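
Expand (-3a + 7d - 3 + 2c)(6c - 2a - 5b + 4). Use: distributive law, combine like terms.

(-3a + 7d - 3 + 2c)(6c - 2a - 5b + 4)
= -18ac + 6a^2 + 15ab - 12a + 42cd - 14ad - 35bd + 28d - 18c + 6a + 15b - 12 + 12c^2 - 4ac - 10bc + 8c    [distributive law]
= -22ac + 6a^2 + 15ab - 6a + 42cd - 14ad - 35bd + 28d - 10c + 15b - 12 + 12c^2 - 10bc    [combine like terms]

-22ac + 6a^2 + 15ab - 6a + 42cd - 14ad - 35bd + 28d - 10c + 15b - 12 + 12c^2 - 10bc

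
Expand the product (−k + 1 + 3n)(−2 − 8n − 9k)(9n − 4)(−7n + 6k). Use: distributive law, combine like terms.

(−k + 1 + 3n)(−2 − 8n − 9k)(9n − 4)(−7n + 6k)
= (2k + 8kn + 9k² − 2 − 8n − 9k − 6n − 24n² − 27kn)(9n − 4)(−7n + 6k)    [distributive law]
= (−7k − 19kn + 9k² − 2 − 14n − 24n²)(9n − 4)(−7n + 6k)    [combine like terms]
= (−63kn + 28k − 171kn² + 76kn + 81k²n − 36k² − 18n + 8 − 126n² + 56n − 216n³ + 96n²)(−7n + 6k)    [distributive law]
= (13kn + 28k − 171kn² + 81k²n − 36k² + 38n + 8 − 30n² − 216n³)(−7n + 6k)    [combine like terms]
= −91kn² + 78k²n − 196kn + 168k² + 1197kn³ − 1026k²n² − 567k²n² + 486k³n + 252k²n − 216k³ − 266n² + 228kn − 56n + 48k + 210n³ − 180kn² + 1512n⁴ − 1296kn³    [distributive law]
= −271kn² + 330k²n + 32kn + 168k² − 99kn³ − 1593k²n² + 486k³n − 216k³ − 266n² − 56n + 48k + 210n³ + 1512n⁴    [combine like terms]

−271kn² + 330k²n + 32kn + 168k² − 99kn³ − 1593k²n² + 486k³n − 216k³ − 266n² − 56n + 48k + 210n³ + 1512n⁴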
::::::
Repeat all the entries exactly as given.

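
Expand (-3a + 7d - 3 + 2c)(6c - 2a - 5b + 4). Use: distributive law, combine like terms.

(-3a + 7d - 3 + 2c)(6c - 2a - 5b + 4)
= -18ac + 6a^2 + 15ab - 12a + 42cd - 14ad - 35bd + 28d - 18c + 6a + 15b - 12 + 12c^2 - 4ac - 10bc + 8c    [distributive law]
= -22ac + 6a^2 + 15ab - 6a + 42cd - 14ad - 35bd + 28d - 10c + 15b - 12 + 12c^2 - 10bc    [combine like terms]

-22ac + 6a^2 + 15ab - 6a + 42cd - 14ad - 35bd + 28d - 10c + 15b - 12 + 12c^2 - 10bc

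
Expand the product (−k + 1 + 3n)(−2 − 8n − 9k)(9n − 4)(−7n + 6k). Use: distributive law, combine like terms.

(−k + 1 + 3n)(−2 − 8n − 9k)(9n − 4)(−7n + 6k)
= (2k + 8kn + 9k² − 2 − 8n − 9k − 6n − 24n² − 27kn)(9n − 4)(−7n + 6k)    [distributive law]
= (−7k − 19kn + 9k² − 2 − 14n − 24n²)(9n − 4)(−7n + 6k)    [combine like terms]
= (−63kn + 28k − 171kn² + 76kn + 81k²n − 36k² − 18n + 8 − 126n² + 56n − 216n³ + 96n²)(−7n + 6k)    [distributive law]
= (13kn + 28k − 171kn² + 81k²n − 36k² + 38n + 8 − 30n² − 216n³)(−7n + 6k)    [combine like terms]
= −91kn² + 78k²n − 196kn + 168k² + 1197kn³ − 1026k²n² − 567k²n² + 486k³n + 252k²n − 216k³ − 266n² + 228kn − 56n + 48k + 210n³ − 180kn² + 1512n⁴ − 1296kn³    [distributive law]
= −271kn² + 330k²n + 32kn + 168k² − 99kn³ − 1593k²n² + 486k³n − 216k³ − 266n² − 56n + 48k + 210n³ + 1512n⁴    [combine like terms]

−271kn² + 330k²n + 32kn + 168k² − 99kn³ − 1593k²n² + 486k³n − 216k³ − 266n² − 56n + 48k + 210n³ + 1512n⁴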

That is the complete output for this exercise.